_WHAT IS EXPECTED_
Please take the lines from the one holding "Ivering Health Code" through the one holding "Sora sells bottled" in the data below and copy them exactly.

_GIVEN INFORMATION_
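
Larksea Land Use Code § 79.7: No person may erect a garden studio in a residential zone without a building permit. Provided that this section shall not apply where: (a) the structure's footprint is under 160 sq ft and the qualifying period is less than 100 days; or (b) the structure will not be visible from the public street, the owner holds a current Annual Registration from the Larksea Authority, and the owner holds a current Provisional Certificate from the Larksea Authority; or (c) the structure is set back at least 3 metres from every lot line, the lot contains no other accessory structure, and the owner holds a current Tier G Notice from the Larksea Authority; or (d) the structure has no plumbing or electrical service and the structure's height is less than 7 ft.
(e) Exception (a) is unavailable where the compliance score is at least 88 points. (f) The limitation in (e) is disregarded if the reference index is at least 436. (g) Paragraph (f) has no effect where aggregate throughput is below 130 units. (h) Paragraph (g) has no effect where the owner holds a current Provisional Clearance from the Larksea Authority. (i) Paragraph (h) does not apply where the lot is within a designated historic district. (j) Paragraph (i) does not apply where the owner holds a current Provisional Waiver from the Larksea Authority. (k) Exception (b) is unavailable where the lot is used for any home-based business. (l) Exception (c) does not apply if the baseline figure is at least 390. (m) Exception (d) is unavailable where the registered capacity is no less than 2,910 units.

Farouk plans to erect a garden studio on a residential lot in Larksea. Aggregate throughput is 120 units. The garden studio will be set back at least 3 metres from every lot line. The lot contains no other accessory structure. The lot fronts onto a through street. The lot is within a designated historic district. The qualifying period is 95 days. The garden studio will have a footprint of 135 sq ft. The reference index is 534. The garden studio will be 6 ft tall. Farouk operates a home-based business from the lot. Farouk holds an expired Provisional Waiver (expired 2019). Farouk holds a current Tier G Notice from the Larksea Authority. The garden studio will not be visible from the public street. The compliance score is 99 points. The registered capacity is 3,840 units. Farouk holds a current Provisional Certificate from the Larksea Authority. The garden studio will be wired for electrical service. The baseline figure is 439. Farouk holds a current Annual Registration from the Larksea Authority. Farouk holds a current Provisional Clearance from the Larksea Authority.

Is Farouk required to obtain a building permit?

All of (a)'s requirements are met (the structure's footprint is 135 sq ft, under the 160 sq ft limit; the qualifying period is 95 days, less than the 100 days limit). Turning to paragraphs (e)–(j): (e) applies — the compliance score is 99 points, meeting the 88 points threshold. (f) operates (the reference index is 534, meeting the 436 threshold), but is overridden by (g): (g) operates against (f): aggregate throughput is 120 units, below the 130 units limit. (h) would limit (g) — a current Provisional Clearance is held — but (i) sets (h) aside: (i) operates — the lot is in a historic district. (j) is inapplicable (there is no Provisional Waiver in force), so (i) stands. Exception (a) does not apply.
Exception (b) is satisfied on its face — the structure will not be visible from the street; a current Annual Registration is held; a current Provisional Certificate is held. However, paragraph (k) must be considered: (k) operates against (b): a home-based business operates on the lot. So (b) is unavailable.
Exception (c)'s conditions are all satisfied: the setback is at least 3 m on every side; the lot has no other accessory structure; a current Tier G Notice is held. But: (l) applies — the baseline figure is 439, meeting the 390 threshold. Exception (c) does not apply.
Exception (d) does not apply: electrical service is planned.
None of the exceptions is available; § 79.7 applies in full.

Yes — Farouk must obtain a building permit.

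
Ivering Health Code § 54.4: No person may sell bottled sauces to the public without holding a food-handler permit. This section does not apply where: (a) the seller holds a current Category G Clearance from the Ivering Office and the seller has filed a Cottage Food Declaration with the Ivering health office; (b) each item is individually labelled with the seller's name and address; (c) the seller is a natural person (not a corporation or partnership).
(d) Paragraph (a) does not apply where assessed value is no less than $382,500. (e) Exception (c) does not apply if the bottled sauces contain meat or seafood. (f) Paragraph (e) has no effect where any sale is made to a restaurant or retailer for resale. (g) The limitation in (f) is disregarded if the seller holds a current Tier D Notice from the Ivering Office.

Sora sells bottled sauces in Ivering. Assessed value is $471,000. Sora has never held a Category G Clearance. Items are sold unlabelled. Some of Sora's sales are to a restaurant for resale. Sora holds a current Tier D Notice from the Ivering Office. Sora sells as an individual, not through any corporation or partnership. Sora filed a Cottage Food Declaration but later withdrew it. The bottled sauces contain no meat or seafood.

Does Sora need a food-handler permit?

No — exception (c) applies; Sora is not required to hold a food-handler permit.

Exception (a) fails — the Category G Clearance is not current.
Exception (b) requires that each item is individually labelled with the seller's name and address; but items are sold unlabelled, so (b) is unavailable.
Exception (c)'s conditions are all satisfied: the seller is a natural person. Applying paragraphs (e)–(g): (e), which would limit (c), is not engaged: the bottled sauces contain no meat or seafood. So (c) applies.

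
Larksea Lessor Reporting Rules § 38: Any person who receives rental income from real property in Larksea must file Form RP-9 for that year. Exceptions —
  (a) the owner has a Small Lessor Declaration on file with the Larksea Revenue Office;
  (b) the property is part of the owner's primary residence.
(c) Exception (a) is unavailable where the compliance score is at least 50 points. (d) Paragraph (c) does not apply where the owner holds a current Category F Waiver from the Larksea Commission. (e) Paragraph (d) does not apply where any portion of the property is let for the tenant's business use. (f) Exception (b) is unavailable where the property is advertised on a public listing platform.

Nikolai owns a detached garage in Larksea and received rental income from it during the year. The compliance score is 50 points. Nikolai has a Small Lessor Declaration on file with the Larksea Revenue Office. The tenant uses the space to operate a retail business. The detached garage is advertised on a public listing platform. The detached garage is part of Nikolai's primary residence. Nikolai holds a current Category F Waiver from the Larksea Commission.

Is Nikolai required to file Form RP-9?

Yes — Nikolai must file Form RP-9.

All of (a)'s requirements are met (a Small Lessor Declaration is on file). Turning to paragraphs (c)–(e): (c) operates against (a): the compliance score is 50 points, meeting the 50 points threshold. (d) would limit (c) — a current Category F Waiver is held — but (e) sets (d) aside: (e) is triggered — the space is let for business use. So (a) is unavailable.
Exception (b)'s conditions are all satisfied: the detached garage is part of the primary residence. However, paragraph (f) must be considered: (f) is triggered — the property is publicly advertised. Exception (b) does not apply.
Every exception is unavailable, so the rule governs.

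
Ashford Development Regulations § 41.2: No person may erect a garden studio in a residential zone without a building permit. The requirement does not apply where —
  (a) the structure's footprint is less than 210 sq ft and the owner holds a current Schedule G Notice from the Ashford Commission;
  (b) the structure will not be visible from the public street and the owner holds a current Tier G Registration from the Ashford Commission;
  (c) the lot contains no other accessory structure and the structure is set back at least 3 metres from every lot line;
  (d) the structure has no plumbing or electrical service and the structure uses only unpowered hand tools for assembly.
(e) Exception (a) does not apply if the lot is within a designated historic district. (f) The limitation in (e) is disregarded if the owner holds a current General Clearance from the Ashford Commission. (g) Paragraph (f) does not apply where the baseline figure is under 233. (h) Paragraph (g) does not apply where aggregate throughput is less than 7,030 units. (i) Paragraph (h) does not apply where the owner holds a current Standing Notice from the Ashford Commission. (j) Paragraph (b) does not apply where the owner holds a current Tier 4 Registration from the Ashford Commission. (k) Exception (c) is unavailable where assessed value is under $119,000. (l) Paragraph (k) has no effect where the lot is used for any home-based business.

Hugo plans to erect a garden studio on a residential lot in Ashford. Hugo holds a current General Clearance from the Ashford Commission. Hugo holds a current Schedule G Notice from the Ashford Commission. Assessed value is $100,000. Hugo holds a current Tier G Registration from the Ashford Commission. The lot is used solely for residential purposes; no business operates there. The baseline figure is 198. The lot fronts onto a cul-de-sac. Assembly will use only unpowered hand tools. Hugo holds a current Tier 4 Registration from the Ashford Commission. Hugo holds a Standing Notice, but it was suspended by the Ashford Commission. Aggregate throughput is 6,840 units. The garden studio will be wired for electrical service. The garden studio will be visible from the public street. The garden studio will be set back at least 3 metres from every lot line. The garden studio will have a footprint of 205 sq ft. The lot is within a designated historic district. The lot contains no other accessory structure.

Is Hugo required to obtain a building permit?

No — exception (a) applies; Hugo does not need a building permit.

Exception (a): the structure's footprint is 205 sq ft, less than the 210 sq ft limit; a current Schedule G Notice is held — every condition holds. Under paragraphs (e)–(i): (e) would limit (a) — the lot is in a historic district — but (f) sets (e) aside: (f) operates — a current General Clearance is held. (g) would limit (f) — the baseline figure is 198, under the 233 limit — but (h) sets (g) aside: (h) applies — aggregate throughput is 6,840 units, less than the 7,030 units limit. (i), which would lift (h), does not operate here — no current Standing Notice is held. (a) remains available.
Exception (b) does not apply: the structure will be visible from the street.
Exception (c)'s conditions are all satisfied: the lot has no other accessory structure; the setback is at least 3 m on every side. Turning to paragraphs (k)–(l): (k) operates against (c): assessed value is $100,000, under the $119,000 limit. (l), which would lift (k), is inapplicable — the lot is solely residential. So (c) is unavailable.
Exception (d) fails — electrical service is planned.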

_TASK ANSWER_
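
Ivering Health Code § 54.4: No person may sell bottled sauces to the public without holding a food-handler permit. This section does not apply where: (a) the seller holds a current Category G Clearance from the Ivering Office and the seller has filed a Cottage Food Declaration with the Ivering health office; (b) each item is individually labelled with the seller's name and address; (c) the seller is a natural person (not a corporation or partnership).
(d) Paragraph (a) does not apply where assessed value is no less than $382,500. (e) Exception (c) does not apply if the bottled sauces contain meat or seafood. (f) Paragraph (e) has no effect where any sale is made to a restaurant or retailer for resale. (g) The limitation in (f) is disregarded if the seller holds a current Tier D Notice from the Ivering Office.

Sora sells bottled sauces in Ivering. Assessed value is $471,000. Sora has never held a Category G Clearance. Items are sold unlabelled. Some of Sora's sales are to a restaurant for resale. Sora holds a current Tier D Notice from the Ivering Office. Sora sells as an individual, not through any corporation or partnership. Sora filed a Cottage Food Declaration but later withdrew it. The bottled sauces contain no meat or seafood.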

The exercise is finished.